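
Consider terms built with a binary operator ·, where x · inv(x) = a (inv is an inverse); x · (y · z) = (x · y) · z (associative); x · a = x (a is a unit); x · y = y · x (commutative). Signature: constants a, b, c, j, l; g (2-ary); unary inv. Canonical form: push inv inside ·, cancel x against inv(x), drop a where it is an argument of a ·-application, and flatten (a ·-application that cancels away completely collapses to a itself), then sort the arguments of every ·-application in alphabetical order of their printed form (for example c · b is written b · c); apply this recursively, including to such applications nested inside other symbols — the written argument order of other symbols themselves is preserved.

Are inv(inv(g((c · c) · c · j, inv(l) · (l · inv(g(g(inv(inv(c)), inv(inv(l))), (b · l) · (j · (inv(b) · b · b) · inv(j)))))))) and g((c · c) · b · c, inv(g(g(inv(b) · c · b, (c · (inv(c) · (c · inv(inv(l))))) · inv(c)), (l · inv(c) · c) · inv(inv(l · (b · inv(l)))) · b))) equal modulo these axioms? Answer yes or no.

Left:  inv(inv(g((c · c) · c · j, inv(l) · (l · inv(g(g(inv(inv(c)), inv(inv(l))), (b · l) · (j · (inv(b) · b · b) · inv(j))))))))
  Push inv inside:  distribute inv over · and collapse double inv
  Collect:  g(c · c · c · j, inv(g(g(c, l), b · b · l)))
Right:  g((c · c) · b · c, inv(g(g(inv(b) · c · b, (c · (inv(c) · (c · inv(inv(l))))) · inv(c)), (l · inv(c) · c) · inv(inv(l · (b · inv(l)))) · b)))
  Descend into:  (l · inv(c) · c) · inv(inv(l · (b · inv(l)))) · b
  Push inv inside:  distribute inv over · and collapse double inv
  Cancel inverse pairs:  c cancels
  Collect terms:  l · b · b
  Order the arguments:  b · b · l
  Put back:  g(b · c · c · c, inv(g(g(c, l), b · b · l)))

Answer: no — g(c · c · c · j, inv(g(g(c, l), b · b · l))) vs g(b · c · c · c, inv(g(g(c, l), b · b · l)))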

§ §

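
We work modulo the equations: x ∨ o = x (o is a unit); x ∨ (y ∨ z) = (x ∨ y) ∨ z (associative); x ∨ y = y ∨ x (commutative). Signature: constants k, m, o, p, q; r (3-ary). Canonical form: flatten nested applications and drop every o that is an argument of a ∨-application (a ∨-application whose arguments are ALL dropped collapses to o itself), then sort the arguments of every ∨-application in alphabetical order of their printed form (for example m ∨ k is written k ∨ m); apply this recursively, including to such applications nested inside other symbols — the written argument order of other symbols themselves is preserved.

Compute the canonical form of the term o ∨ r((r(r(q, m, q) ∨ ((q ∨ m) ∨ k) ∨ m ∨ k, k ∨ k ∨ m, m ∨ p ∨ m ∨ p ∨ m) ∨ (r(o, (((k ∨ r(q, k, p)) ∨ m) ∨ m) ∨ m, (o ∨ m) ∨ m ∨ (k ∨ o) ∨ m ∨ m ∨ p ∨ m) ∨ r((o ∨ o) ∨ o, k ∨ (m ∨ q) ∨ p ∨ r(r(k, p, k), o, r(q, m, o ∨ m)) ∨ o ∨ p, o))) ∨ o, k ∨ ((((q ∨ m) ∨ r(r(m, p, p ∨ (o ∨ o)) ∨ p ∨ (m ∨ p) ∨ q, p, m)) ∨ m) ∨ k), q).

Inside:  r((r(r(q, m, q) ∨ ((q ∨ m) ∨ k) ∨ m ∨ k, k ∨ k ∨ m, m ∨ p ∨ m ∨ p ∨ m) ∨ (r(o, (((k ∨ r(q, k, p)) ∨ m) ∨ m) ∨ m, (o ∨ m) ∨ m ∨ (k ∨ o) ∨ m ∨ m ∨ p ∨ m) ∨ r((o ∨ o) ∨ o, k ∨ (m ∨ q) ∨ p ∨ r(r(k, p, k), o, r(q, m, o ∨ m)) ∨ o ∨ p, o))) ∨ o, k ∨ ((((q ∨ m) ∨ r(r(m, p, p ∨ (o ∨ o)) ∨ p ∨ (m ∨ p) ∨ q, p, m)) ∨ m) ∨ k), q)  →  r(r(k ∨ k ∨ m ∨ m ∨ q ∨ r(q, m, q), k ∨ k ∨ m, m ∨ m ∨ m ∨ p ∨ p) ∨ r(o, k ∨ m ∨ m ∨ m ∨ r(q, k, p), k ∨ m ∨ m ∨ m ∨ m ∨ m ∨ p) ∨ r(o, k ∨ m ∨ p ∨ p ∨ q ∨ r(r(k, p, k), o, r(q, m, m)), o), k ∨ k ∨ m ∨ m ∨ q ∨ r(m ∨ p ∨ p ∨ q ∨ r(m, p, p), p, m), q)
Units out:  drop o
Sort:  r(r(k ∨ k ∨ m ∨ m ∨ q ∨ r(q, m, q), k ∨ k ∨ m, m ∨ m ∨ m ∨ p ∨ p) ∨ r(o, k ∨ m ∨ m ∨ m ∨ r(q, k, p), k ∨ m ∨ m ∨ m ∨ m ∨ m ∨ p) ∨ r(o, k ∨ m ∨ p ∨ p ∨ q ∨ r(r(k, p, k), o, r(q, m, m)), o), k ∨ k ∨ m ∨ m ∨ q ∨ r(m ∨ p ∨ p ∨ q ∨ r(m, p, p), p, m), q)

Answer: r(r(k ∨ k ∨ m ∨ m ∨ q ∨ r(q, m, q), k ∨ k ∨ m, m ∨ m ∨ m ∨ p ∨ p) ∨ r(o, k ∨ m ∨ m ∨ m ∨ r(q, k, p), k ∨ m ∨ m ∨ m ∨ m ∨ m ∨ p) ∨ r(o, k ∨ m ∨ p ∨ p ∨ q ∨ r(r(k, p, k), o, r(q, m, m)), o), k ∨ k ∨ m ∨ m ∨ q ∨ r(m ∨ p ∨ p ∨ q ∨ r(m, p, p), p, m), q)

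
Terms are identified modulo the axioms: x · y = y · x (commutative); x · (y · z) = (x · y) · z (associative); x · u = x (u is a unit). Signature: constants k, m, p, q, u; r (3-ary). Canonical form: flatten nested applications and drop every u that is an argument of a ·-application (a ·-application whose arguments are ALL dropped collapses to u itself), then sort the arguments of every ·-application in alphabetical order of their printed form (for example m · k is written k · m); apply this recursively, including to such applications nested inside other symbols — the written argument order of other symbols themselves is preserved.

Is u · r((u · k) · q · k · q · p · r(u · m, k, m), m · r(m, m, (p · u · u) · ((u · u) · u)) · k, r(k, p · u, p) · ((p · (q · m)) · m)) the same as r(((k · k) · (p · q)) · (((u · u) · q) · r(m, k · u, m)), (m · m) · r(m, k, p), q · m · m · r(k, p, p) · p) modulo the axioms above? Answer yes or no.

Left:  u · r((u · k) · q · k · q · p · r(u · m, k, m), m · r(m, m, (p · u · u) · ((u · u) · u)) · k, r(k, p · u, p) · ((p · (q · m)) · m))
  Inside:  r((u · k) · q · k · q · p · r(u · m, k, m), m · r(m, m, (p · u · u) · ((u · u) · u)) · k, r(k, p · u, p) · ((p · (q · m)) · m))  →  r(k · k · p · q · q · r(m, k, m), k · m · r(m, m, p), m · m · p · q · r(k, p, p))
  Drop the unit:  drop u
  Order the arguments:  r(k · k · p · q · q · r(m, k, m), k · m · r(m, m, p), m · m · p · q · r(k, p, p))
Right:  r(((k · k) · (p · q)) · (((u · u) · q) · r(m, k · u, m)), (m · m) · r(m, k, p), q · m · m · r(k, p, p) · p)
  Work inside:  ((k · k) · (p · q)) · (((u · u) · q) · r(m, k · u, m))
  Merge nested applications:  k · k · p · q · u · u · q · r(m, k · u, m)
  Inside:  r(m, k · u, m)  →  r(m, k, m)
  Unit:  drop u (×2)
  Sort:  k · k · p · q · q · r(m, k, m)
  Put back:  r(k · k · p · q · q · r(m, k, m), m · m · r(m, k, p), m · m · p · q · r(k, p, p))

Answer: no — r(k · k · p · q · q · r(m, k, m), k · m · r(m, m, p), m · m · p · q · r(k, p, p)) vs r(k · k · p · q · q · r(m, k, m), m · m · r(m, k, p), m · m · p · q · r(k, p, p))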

§ §

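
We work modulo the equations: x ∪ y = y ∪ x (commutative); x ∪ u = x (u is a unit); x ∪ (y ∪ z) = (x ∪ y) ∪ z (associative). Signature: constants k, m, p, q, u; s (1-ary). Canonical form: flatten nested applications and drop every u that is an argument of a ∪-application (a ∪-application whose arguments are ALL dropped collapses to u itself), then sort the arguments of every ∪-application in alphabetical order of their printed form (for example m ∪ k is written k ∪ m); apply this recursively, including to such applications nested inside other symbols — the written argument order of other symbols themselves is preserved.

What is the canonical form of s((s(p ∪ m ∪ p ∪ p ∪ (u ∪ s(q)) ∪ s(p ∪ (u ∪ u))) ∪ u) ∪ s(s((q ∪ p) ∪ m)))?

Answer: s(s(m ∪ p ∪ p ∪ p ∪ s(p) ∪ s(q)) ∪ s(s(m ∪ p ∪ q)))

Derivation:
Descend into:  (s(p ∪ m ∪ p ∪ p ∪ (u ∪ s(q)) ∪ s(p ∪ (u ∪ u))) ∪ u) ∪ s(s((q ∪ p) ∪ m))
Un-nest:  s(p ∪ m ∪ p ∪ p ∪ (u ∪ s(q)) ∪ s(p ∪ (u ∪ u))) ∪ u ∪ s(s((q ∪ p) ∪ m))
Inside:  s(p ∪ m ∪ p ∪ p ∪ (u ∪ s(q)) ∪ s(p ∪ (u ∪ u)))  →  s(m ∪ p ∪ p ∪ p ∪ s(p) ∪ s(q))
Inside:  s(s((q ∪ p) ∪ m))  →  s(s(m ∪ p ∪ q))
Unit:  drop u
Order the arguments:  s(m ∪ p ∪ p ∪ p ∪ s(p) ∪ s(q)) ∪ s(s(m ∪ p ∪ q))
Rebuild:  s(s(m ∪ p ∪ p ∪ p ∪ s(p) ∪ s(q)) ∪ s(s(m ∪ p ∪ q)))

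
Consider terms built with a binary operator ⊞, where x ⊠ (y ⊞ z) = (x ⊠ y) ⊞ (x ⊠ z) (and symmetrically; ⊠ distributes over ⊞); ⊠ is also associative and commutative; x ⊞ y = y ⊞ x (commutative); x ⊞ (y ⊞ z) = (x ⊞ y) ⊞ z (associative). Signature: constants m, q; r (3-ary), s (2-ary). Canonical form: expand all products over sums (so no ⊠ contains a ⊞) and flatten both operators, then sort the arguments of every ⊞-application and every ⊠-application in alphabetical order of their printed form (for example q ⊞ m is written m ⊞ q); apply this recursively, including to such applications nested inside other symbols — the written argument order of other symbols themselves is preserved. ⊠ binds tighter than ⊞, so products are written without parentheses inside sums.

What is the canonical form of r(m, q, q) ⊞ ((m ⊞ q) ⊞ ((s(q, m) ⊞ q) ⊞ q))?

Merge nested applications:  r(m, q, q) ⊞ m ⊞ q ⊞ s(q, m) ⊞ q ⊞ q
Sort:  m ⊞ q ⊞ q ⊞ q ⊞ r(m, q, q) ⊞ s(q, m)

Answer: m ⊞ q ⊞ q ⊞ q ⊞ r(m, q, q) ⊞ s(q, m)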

§ §

What you need to do - Whichever lines of the data include the word "operator", pull them out.

Task result -
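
Consider terms built with a binary operator ·, where x · inv(x) = a (inv is an inverse); x · (y · z) = (x · y) · z (associative); x · a = x (a is a unit); x · y = y · x (commutative). Signature: constants a, b, c, j, l; g (2-ary); unary inv. Canonical form: push inv inside ·, cancel x against inv(x), drop a where it is an argument of a ·-application, and flatten (a ·-application that cancels away completely collapses to a itself), then sort the arguments of every ·-application in alphabetical order of their printed form (for example c · b is written b · c); apply this recursively, including to such applications nested inside other symbols — the written argument order of other symbols themselves is preserved.
Consider terms built with a binary operator ⊞, where x ⊠ (y ⊞ z) = (x ⊠ y) ⊞ (x ⊠ z) (and symmetrically; ⊠ distributes over ⊞); ⊠ is also associative and commutative; x ⊞ y = y ⊞ x (commutative); x ⊞ (y ⊞ z) = (x ⊞ y) ⊞ z (associative). Signature: constants m, q; r (3-ary), s (2-ary). Canonical form: expand all products over sums (so no ⊠ contains a ⊞) and flatten both operators, then sort the arguments of every ⊞-application and every ⊠-application in alphabetical order of their printed form (for example q ⊞ m is written m ⊞ q); apply this recursively, including to such applications nested inside other symbols — the written argument order of other symbols themselves is preserved. ⊠ binds tighter than ⊞, so products are written without parentheses inside sums.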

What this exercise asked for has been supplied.